**What is required:** Where the records below show a line containing "Stage-discharge data from Cobalt", start copying; end with the line containing "120 | 100 | 28 |", and copy it too.

**Records for this exercise:**
....

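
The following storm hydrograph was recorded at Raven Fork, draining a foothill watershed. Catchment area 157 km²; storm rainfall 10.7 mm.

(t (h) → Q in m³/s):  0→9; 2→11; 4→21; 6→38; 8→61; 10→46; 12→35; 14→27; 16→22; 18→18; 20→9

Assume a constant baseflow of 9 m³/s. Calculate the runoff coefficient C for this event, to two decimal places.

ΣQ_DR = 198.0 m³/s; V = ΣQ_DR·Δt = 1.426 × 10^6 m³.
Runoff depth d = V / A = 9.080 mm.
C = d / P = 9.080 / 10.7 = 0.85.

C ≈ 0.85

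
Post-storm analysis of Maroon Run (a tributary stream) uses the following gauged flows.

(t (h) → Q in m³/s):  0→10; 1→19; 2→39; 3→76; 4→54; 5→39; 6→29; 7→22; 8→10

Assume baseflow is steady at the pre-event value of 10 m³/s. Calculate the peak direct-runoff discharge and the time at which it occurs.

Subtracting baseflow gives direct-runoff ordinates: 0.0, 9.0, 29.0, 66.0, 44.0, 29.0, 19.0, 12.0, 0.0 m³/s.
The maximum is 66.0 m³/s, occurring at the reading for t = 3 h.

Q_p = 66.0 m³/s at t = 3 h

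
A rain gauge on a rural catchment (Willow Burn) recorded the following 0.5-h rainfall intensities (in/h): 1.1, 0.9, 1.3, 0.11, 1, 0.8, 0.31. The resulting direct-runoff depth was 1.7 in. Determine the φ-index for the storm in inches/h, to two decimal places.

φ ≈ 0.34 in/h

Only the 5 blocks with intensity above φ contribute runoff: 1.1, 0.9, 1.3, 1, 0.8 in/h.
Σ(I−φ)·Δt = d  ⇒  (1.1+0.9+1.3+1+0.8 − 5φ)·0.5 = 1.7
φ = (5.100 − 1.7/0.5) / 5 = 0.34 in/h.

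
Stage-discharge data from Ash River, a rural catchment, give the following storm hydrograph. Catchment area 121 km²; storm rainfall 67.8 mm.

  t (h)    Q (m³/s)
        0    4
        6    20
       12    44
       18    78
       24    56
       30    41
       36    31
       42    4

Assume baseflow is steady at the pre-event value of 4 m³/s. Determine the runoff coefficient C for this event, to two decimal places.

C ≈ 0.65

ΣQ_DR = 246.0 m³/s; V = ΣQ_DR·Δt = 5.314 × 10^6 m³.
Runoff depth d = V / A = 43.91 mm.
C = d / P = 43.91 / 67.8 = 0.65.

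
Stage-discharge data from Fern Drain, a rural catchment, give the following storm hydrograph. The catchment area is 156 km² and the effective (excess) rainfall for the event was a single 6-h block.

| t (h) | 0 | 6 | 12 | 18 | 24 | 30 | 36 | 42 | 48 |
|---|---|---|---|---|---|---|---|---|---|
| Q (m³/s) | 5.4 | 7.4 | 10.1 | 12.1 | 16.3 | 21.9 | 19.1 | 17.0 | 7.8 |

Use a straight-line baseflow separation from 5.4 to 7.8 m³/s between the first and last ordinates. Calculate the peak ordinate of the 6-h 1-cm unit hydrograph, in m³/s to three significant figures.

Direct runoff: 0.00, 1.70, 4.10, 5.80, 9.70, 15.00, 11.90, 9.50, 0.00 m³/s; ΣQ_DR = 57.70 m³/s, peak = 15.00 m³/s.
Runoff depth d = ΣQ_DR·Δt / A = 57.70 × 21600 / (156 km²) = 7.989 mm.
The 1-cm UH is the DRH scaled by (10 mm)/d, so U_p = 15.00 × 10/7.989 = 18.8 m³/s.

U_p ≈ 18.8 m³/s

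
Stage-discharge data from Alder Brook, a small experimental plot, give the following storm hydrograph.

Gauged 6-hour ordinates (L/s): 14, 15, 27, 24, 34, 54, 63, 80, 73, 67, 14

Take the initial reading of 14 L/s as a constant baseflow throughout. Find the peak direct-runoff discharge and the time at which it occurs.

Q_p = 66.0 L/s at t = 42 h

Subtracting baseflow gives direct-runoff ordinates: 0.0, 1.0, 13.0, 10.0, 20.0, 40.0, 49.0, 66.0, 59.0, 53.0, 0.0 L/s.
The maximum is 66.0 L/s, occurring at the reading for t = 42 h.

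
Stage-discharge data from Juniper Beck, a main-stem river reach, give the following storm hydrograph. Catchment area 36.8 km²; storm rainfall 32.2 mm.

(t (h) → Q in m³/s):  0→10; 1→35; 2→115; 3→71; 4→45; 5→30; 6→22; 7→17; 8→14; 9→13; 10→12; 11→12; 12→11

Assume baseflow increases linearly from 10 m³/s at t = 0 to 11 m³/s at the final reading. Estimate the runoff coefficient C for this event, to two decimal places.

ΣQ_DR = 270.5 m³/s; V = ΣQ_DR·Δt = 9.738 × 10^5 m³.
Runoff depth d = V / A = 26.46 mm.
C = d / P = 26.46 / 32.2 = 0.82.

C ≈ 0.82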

....

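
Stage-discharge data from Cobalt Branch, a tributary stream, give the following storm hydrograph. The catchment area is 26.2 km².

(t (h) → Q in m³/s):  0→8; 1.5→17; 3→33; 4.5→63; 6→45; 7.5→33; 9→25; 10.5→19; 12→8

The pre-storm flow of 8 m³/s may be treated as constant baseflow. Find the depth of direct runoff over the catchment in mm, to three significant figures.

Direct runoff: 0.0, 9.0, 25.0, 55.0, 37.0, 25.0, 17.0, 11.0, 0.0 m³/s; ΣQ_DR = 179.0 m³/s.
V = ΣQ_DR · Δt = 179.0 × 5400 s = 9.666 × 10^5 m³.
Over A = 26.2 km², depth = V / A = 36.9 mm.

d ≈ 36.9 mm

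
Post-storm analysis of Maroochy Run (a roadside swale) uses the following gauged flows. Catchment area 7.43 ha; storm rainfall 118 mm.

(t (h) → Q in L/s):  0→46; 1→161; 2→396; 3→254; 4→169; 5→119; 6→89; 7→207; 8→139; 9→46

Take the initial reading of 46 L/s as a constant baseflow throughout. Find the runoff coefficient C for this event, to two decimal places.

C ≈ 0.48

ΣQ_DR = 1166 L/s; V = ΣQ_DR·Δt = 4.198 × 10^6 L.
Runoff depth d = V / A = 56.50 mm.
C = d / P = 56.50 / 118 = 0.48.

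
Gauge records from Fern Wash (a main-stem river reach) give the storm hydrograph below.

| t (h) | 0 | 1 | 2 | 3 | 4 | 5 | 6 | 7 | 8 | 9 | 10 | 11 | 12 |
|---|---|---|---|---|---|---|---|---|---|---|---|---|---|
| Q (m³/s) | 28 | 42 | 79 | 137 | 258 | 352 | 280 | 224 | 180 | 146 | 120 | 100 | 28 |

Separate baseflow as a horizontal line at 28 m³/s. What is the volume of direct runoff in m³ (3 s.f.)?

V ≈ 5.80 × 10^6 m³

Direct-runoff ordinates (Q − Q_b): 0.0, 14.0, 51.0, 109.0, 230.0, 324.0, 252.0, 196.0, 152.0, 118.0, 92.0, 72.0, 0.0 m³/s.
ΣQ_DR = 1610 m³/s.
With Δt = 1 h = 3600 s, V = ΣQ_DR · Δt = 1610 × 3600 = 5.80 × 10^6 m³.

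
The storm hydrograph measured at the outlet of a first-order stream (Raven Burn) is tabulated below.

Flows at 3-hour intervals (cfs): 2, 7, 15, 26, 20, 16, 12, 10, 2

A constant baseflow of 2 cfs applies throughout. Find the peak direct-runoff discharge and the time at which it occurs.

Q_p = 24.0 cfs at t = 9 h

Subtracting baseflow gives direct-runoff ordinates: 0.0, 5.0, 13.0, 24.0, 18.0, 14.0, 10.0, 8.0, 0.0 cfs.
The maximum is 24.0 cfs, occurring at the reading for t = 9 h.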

....

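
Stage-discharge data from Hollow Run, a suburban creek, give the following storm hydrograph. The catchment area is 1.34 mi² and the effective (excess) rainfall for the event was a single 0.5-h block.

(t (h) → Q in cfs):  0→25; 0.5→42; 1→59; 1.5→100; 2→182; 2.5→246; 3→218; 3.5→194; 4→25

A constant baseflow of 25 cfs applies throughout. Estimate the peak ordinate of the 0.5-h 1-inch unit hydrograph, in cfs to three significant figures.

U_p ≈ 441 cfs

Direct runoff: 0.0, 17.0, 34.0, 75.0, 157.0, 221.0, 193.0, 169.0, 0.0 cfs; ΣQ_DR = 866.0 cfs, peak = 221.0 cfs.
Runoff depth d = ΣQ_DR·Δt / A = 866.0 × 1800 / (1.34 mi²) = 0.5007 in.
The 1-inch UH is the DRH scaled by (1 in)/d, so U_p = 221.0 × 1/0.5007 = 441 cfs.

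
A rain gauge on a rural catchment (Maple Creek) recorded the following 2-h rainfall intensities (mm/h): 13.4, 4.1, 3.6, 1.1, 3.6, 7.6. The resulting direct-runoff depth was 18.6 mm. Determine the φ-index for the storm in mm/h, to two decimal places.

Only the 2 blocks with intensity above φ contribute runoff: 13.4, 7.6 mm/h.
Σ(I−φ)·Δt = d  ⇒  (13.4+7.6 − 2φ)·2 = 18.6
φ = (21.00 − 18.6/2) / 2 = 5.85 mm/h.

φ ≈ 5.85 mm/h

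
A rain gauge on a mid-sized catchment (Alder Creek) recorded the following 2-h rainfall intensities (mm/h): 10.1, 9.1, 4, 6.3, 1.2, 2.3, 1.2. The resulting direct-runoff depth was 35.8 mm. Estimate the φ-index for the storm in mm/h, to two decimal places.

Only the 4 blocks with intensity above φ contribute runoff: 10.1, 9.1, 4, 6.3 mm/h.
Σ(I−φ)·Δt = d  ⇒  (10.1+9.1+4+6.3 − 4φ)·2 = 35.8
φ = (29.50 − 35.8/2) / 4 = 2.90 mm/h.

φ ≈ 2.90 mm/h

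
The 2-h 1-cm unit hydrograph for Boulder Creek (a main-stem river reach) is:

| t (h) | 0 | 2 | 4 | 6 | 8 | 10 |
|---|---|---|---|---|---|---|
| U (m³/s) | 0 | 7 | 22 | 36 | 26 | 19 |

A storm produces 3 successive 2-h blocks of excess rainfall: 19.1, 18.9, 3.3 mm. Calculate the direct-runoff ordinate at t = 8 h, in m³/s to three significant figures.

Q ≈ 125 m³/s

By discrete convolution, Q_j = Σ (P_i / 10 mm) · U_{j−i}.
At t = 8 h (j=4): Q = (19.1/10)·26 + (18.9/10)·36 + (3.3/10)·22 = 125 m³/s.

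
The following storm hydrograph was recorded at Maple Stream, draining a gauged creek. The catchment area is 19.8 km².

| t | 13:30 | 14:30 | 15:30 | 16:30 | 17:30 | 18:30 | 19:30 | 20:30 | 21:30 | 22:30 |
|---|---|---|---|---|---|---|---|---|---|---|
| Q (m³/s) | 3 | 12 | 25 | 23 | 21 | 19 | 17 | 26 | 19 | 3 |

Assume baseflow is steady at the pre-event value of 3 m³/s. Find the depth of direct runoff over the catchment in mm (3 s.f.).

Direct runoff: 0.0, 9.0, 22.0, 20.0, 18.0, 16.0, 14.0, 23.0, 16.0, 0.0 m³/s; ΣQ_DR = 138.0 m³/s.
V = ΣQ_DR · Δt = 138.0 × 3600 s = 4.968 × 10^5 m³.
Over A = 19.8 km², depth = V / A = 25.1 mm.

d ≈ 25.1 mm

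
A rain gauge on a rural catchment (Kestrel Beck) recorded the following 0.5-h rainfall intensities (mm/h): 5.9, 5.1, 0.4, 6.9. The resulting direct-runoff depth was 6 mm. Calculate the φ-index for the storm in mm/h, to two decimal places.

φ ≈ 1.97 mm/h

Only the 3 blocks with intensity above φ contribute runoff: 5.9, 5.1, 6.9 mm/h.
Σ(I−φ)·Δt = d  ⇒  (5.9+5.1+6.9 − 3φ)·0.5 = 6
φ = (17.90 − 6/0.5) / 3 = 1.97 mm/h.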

....

**Written solution:**
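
Stage-discharge data from Cobalt Branch, a tributary stream, give the following storm hydrograph. The catchment area is 26.2 km².

(t (h) → Q in m³/s):  0→8; 1.5→17; 3→33; 4.5→63; 6→45; 7.5→33; 9→25; 10.5→19; 12→8

The pre-storm flow of 8 m³/s may be treated as constant baseflow. Find the depth of direct runoff over the catchment in mm, to three significant figures.

Direct runoff: 0.0, 9.0, 25.0, 55.0, 37.0, 25.0, 17.0, 11.0, 0.0 m³/s; ΣQ_DR = 179.0 m³/s.
V = ΣQ_DR · Δt = 179.0 × 5400 s = 9.666 × 10^5 m³.
Over A = 26.2 km², depth = V / A = 36.9 mm.

d ≈ 36.9 mm

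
Post-storm analysis of Maroochy Run (a roadside swale) uses the following gauged flows. Catchment area 7.43 ha; storm rainfall 118 mm.

(t (h) → Q in L/s):  0→46; 1→161; 2→396; 3→254; 4→169; 5→119; 6→89; 7→207; 8→139; 9→46

Take the initial reading of 46 L/s as a constant baseflow throughout. Find the runoff coefficient C for this event, to two decimal places.

C ≈ 0.48

ΣQ_DR = 1166 L/s; V = ΣQ_DR·Δt = 4.198 × 10^6 L.
Runoff depth d = V / A = 56.50 mm.
C = d / P = 56.50 / 118 = 0.48.

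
Gauge records from Fern Wash (a main-stem river reach) give the storm hydrograph below.

| t (h) | 0 | 1 | 2 | 3 | 4 | 5 | 6 | 7 | 8 | 9 | 10 | 11 | 12 |
|---|---|---|---|---|---|---|---|---|---|---|---|---|---|
| Q (m³/s) | 28 | 42 | 79 | 137 | 258 | 352 | 280 | 224 | 180 | 146 | 120 | 100 | 28 |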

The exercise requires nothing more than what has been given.